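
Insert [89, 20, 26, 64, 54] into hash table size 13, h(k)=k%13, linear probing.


Insert 89: h=11 -> slot 11
Insert 20: h=7 -> slot 7
Insert 26: h=0 -> slot 0
Insert 64: h=12 -> slot 12
Insert 54: h=2 -> slot 2

Table: [26, None, 54, None, None, None, None, 20, None, None, None, 89, 64]


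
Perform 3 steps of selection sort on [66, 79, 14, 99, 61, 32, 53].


Initial: [66, 79, 14, 99, 61, 32, 53]
Step 1: min=14 at 2
  Swap: [14, 79, 66, 99, 61, 32, 53]
Step 2: min=32 at 5
  Swap: [14, 32, 66, 99, 61, 79, 53]
Step 3: min=53 at 6
  Swap: [14, 32, 53, 99, 61, 79, 66]

After 3 steps: [14, 32, 53, 99, 61, 79, 66]


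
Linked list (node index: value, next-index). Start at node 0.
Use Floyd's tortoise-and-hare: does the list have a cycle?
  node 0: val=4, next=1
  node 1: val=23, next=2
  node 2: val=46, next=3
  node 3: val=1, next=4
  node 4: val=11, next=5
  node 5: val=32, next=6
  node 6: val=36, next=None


Floyd's tortoise (slow, +1) and hare (fast, +2):
  init: slow=0, fast=0
  step 1: slow=1, fast=2
  step 2: slow=2, fast=4
  step 3: slow=3, fast=6
  step 4: fast -> None, no cycle

Cycle: no


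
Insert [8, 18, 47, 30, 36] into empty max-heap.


Insert 8: [8]
Insert 18: [18, 8]
Insert 47: [47, 8, 18]
Insert 30: [47, 30, 18, 8]
Insert 36: [47, 36, 18, 8, 30]

Final heap: [47, 36, 18, 8, 30]


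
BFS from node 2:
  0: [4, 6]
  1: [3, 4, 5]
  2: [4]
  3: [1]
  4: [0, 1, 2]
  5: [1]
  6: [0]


Visit 2, enqueue [4]
Visit 4, enqueue [0, 1]
Visit 0, enqueue [6]
Visit 1, enqueue [3, 5]
Visit 6, enqueue []
Visit 3, enqueue []
Visit 5, enqueue []

BFS order: [2, 4, 0, 1, 6, 3, 5]


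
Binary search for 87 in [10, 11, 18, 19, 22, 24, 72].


Step 1: lo=0, hi=6, mid=3, val=19
Step 2: lo=4, hi=6, mid=5, val=24
Step 3: lo=6, hi=6, mid=6, val=72

Not found


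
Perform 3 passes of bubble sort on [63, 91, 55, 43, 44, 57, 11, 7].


Initial: [63, 91, 55, 43, 44, 57, 11, 7]
Pass 1: [63, 55, 43, 44, 57, 11, 7, 91] (6 swaps)
Pass 2: [55, 43, 44, 57, 11, 7, 63, 91] (6 swaps)
Pass 3: [43, 44, 55, 11, 7, 57, 63, 91] (4 swaps)

After 3 passes: [43, 44, 55, 11, 7, 57, 63, 91]


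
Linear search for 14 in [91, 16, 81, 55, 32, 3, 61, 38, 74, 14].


i=0: 91!=14
i=1: 16!=14
i=2: 81!=14
i=3: 55!=14
i=4: 32!=14
i=5: 3!=14
i=6: 61!=14
i=7: 38!=14
i=8: 74!=14
i=9: 14==14 found!

Found at 9, 10 comps


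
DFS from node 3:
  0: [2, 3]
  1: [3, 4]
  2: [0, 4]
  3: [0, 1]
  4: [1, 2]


Visit 3, push [1, 0]
Visit 0, push [2]
Visit 2, push [4]
Visit 4, push [1]
Visit 1, push []

DFS order: [3, 0, 2, 4, 1]


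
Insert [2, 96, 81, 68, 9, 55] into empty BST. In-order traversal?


Insert 2: root
Insert 96: R from 2
Insert 81: R from 2 -> L from 96
Insert 68: R from 2 -> L from 96 -> L from 81
Insert 9: R from 2 -> L from 96 -> L from 81 -> L from 68
Insert 55: R from 2 -> L from 96 -> L from 81 -> L from 68 -> R from 9

In-order: [2, 9, 55, 68, 81, 96]


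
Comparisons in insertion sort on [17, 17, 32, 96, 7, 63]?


Algorithm: insertion sort
Input: [17, 17, 32, 96, 7, 63]
Sorted: [7, 17, 17, 32, 63, 96]

9


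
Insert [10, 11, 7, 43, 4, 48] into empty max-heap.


Insert 10: [10]
Insert 11: [11, 10]
Insert 7: [11, 10, 7]
Insert 43: [43, 11, 7, 10]
Insert 4: [43, 11, 7, 10, 4]
Insert 48: [48, 11, 43, 10, 4, 7]

Final heap: [48, 11, 43, 10, 4, 7]


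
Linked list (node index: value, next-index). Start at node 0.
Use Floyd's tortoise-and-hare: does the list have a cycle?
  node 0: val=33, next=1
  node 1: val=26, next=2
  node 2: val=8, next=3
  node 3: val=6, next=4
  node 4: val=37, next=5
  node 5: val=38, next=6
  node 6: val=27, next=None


Floyd's tortoise (slow, +1) and hare (fast, +2):
  init: slow=0, fast=0
  step 1: slow=1, fast=2
  step 2: slow=2, fast=4
  step 3: slow=3, fast=6
  step 4: fast -> None, no cycle

Cycle: no


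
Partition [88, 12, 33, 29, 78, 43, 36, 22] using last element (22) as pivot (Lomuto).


Pivot: 22
  12 <= 22: swap -> [12, 88, 33, 29, 78, 43, 36, 22]
Place pivot at 1: [12, 22, 33, 29, 78, 43, 36, 88]

Partitioned: [12, 22, 33, 29, 78, 43, 36, 88]


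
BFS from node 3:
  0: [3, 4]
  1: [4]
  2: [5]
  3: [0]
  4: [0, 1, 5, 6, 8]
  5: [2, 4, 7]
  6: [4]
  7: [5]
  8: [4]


Visit 3, enqueue [0]
Visit 0, enqueue [4]
Visit 4, enqueue [1, 5, 6, 8]
Visit 1, enqueue []
Visit 5, enqueue [2, 7]
Visit 6, enqueue []
Visit 8, enqueue []
Visit 2, enqueue []
Visit 7, enqueue []

BFS order: [3, 0, 4, 1, 5, 6, 8, 2, 7]


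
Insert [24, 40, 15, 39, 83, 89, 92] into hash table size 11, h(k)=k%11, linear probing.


Insert 24: h=2 -> slot 2
Insert 40: h=7 -> slot 7
Insert 15: h=4 -> slot 4
Insert 39: h=6 -> slot 6
Insert 83: h=6, 2 probes -> slot 8
Insert 89: h=1 -> slot 1
Insert 92: h=4, 1 probes -> slot 5

Table: [None, 89, 24, None, 15, 92, 39, 40, 83, None, None]


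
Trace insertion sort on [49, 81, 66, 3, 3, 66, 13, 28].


Initial: [49, 81, 66, 3, 3, 66, 13, 28]
Insert 81: [49, 81, 66, 3, 3, 66, 13, 28]
Insert 66: [49, 66, 81, 3, 3, 66, 13, 28]
Insert 3: [3, 49, 66, 81, 3, 66, 13, 28]
Insert 3: [3, 3, 49, 66, 81, 66, 13, 28]
Insert 66: [3, 3, 49, 66, 66, 81, 13, 28]
Insert 13: [3, 3, 13, 49, 66, 66, 81, 28]
Insert 28: [3, 3, 13, 28, 49, 66, 66, 81]

Sorted: [3, 3, 13, 28, 49, 66, 66, 81]


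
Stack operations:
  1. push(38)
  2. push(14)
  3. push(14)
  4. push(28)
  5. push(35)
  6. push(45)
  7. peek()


push(38) -> [38]
push(14) -> [38, 14]
push(14) -> [38, 14, 14]
push(28) -> [38, 14, 14, 28]
push(35) -> [38, 14, 14, 28, 35]
push(45) -> [38, 14, 14, 28, 35, 45]
peek()->45

Final stack: [38, 14, 14, 28, 35, 45]


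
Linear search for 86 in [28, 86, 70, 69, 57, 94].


i=0: 28!=86
i=1: 86==86 found!

Found at 1, 2 comps


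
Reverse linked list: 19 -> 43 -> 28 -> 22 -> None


Step 1: curr=19, set curr.next=prev(None) | reversed so far: 19
Step 2: curr=43, set curr.next=prev(19) | reversed so far: 43 -> 19
Step 3: curr=28, set curr.next=prev(43) | reversed so far: 28 -> 43 -> 19
Step 4: curr=22, set curr.next=prev(28) | reversed so far: 22 -> 28 -> 43 -> 19

22 -> 28 -> 43 -> 19 -> None


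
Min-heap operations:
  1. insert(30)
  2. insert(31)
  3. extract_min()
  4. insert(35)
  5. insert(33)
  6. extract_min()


insert(30) -> [30]
insert(31) -> [30, 31]
extract_min()->30, [31]
insert(35) -> [31, 35]
insert(33) -> [31, 35, 33]
extract_min()->31, [33, 35]

Final heap: [33, 35]


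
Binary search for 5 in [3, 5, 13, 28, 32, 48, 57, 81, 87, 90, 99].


Step 1: lo=0, hi=10, mid=5, val=48
Step 2: lo=0, hi=4, mid=2, val=13
Step 3: lo=0, hi=1, mid=0, val=3
Step 4: lo=1, hi=1, mid=1, val=5

Found at index 1


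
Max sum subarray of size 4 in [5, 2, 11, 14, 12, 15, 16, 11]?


[0:4]: 32
[1:5]: 39
[2:6]: 52
[3:7]: 57
[4:8]: 54

Max: 57 at [3:7]


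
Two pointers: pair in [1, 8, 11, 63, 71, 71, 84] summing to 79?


lo=0(1)+hi=6(84)=85
lo=0(1)+hi=5(71)=72
lo=1(8)+hi=5(71)=79

Yes: 8+71=79


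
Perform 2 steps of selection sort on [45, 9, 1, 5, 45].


Initial: [45, 9, 1, 5, 45]
Step 1: min=1 at 2
  Swap: [1, 9, 45, 5, 45]
Step 2: min=5 at 3
  Swap: [1, 5, 45, 9, 45]

After 2 steps: [1, 5, 45, 9, 45]


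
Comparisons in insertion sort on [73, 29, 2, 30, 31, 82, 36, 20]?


Algorithm: insertion sort
Input: [73, 29, 2, 30, 31, 82, 36, 20]
Sorted: [2, 20, 29, 30, 31, 36, 73, 82]

18


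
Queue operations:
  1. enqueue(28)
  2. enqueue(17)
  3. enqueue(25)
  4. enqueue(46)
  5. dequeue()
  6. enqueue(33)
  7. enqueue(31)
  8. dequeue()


enqueue(28) -> [28]
enqueue(17) -> [28, 17]
enqueue(25) -> [28, 17, 25]
enqueue(46) -> [28, 17, 25, 46]
dequeue()->28, [17, 25, 46]
enqueue(33) -> [17, 25, 46, 33]
enqueue(31) -> [17, 25, 46, 33, 31]
dequeue()->17, [25, 46, 33, 31]

Final queue: [25, 46, 33, 31]


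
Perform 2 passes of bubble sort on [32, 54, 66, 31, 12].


Initial: [32, 54, 66, 31, 12]
Pass 1: [32, 54, 31, 12, 66] (2 swaps)
Pass 2: [32, 31, 12, 54, 66] (2 swaps)

After 2 passes: [32, 31, 12, 54, 66]


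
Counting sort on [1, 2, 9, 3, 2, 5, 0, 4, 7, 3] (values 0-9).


Input: [1, 2, 9, 3, 2, 5, 0, 4, 7, 3]
Counts: [1, 1, 2, 2, 1, 1, 0, 1, 0, 1]

Sorted: [0, 1, 2, 2, 3, 3, 4, 5, 7, 9]


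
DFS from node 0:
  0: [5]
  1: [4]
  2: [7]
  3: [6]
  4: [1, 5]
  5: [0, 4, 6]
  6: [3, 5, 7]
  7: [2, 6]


Visit 0, push [5]
Visit 5, push [6, 4]
Visit 4, push [1]
Visit 1, push []
Visit 6, push [7, 3]
Visit 3, push []
Visit 7, push [2]
Visit 2, push []

DFS order: [0, 5, 4, 1, 6, 3, 7, 2]


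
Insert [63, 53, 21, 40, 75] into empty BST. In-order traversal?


Insert 63: root
Insert 53: L from 63
Insert 21: L from 63 -> L from 53
Insert 40: L from 63 -> L from 53 -> R from 21
Insert 75: R from 63

In-order: [21, 40, 53, 63, 75]


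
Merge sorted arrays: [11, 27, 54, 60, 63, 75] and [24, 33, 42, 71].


Take 11 from A
Take 24 from B
Take 27 from A
Take 33 from B
Take 42 from B
Take 54 from A
Take 60 from A
Take 63 from A
Take 71 from B

Merged: [11, 24, 27, 33, 42, 54, 60, 63, 71, 75]


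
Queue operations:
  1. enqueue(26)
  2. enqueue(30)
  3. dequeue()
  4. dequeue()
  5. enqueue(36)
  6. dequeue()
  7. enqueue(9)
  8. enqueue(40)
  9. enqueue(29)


enqueue(26) -> [26]
enqueue(30) -> [26, 30]
dequeue()->26, [30]
dequeue()->30, []
enqueue(36) -> [36]
dequeue()->36, []
enqueue(9) -> [9]
enqueue(40) -> [9, 40]
enqueue(29) -> [9, 40, 29]

Final queue: [9, 40, 29]


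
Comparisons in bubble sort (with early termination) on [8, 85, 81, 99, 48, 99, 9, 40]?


Algorithm: bubble sort (with early termination)
Input: [8, 85, 81, 99, 48, 99, 9, 40]
Sorted: [8, 9, 40, 48, 81, 85, 99, 99]

27


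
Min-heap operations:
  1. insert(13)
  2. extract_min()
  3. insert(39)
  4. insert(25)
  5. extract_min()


insert(13) -> [13]
extract_min()->13, []
insert(39) -> [39]
insert(25) -> [25, 39]
extract_min()->25, [39]

Final heap: [39]


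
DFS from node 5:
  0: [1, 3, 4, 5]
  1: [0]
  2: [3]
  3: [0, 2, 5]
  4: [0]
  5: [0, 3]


Visit 5, push [3, 0]
Visit 0, push [4, 3, 1]
Visit 1, push []
Visit 3, push [2]
Visit 2, push []
Visit 4, push []

DFS order: [5, 0, 1, 3, 2, 4]


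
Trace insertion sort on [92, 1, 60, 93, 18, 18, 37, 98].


Initial: [92, 1, 60, 93, 18, 18, 37, 98]
Insert 1: [1, 92, 60, 93, 18, 18, 37, 98]
Insert 60: [1, 60, 92, 93, 18, 18, 37, 98]
Insert 93: [1, 60, 92, 93, 18, 18, 37, 98]
Insert 18: [1, 18, 60, 92, 93, 18, 37, 98]
Insert 18: [1, 18, 18, 60, 92, 93, 37, 98]
Insert 37: [1, 18, 18, 37, 60, 92, 93, 98]
Insert 98: [1, 18, 18, 37, 60, 92, 93, 98]

Sorted: [1, 18, 18, 37, 60, 92, 93, 98]


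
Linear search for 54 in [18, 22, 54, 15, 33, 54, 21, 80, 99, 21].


i=0: 18!=54
i=1: 22!=54
i=2: 54==54 found!

Found at 2, 3 comps


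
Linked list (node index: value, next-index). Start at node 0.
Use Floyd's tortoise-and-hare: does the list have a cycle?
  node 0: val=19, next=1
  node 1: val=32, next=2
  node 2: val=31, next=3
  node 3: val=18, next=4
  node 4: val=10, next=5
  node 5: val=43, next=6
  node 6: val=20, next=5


Floyd's tortoise (slow, +1) and hare (fast, +2):
  init: slow=0, fast=0
  step 1: slow=1, fast=2
  step 2: slow=2, fast=4
  step 3: slow=3, fast=6
  step 4: slow=4, fast=6
  step 5: slow=5, fast=6
  step 6: slow=6, fast=6
  slow == fast at node 6: cycle detected

Cycle: yes


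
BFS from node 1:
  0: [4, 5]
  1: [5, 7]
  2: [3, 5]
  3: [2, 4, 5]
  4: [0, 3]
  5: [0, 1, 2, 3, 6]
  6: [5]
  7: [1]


Visit 1, enqueue [5, 7]
Visit 5, enqueue [0, 2, 3, 6]
Visit 7, enqueue []
Visit 0, enqueue [4]
Visit 2, enqueue []
Visit 3, enqueue []
Visit 6, enqueue []
Visit 4, enqueue []

BFS order: [1, 5, 7, 0, 2, 3, 6, 4]


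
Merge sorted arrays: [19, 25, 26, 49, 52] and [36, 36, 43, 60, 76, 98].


Take 19 from A
Take 25 from A
Take 26 from A
Take 36 from B
Take 36 from B
Take 43 from B
Take 49 from A
Take 52 from A

Merged: [19, 25, 26, 36, 36, 43, 49, 52, 60, 76, 98]


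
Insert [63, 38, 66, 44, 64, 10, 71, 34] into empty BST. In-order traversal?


Insert 63: root
Insert 38: L from 63
Insert 66: R from 63
Insert 44: L from 63 -> R from 38
Insert 64: R from 63 -> L from 66
Insert 10: L from 63 -> L from 38
Insert 71: R from 63 -> R from 66
Insert 34: L from 63 -> L from 38 -> R from 10

In-order: [10, 34, 38, 44, 63, 64, 66, 71]


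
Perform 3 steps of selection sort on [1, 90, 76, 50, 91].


Initial: [1, 90, 76, 50, 91]
Step 1: min=1 at 0
  Swap: [1, 90, 76, 50, 91]
Step 2: min=50 at 3
  Swap: [1, 50, 76, 90, 91]
Step 3: min=76 at 2
  Swap: [1, 50, 76, 90, 91]

After 3 steps: [1, 50, 76, 90, 91]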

========================================

In the listing above, reproduce the first line and each one after it through the line that contains "node 5: val=32, next=6".

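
Insert [89, 20, 26, 64, 54] into hash table size 13, h(k)=k%13, linear probing.


Insert 89: h=11 -> slot 11
Insert 20: h=7 -> slot 7
Insert 26: h=0 -> slot 0
Insert 64: h=12 -> slot 12
Insert 54: h=2 -> slot 2

Table: [26, None, 54, None, None, None, None, 20, None, None, None, 89, 64]


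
Perform 3 steps of selection sort on [66, 79, 14, 99, 61, 32, 53].


Initial: [66, 79, 14, 99, 61, 32, 53]
Step 1: min=14 at 2
  Swap: [14, 79, 66, 99, 61, 32, 53]
Step 2: min=32 at 5
  Swap: [14, 32, 66, 99, 61, 79, 53]
Step 3: min=53 at 6
  Swap: [14, 32, 53, 99, 61, 79, 66]

After 3 steps: [14, 32, 53, 99, 61, 79, 66]


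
Linked list (node index: value, next-index). Start at node 0.
Use Floyd's tortoise-and-hare: does the list have a cycle?
  node 0: val=4, next=1
  node 1: val=23, next=2
  node 2: val=46, next=3
  node 3: val=1, next=4
  node 4: val=11, next=5
  node 5: val=32, next=6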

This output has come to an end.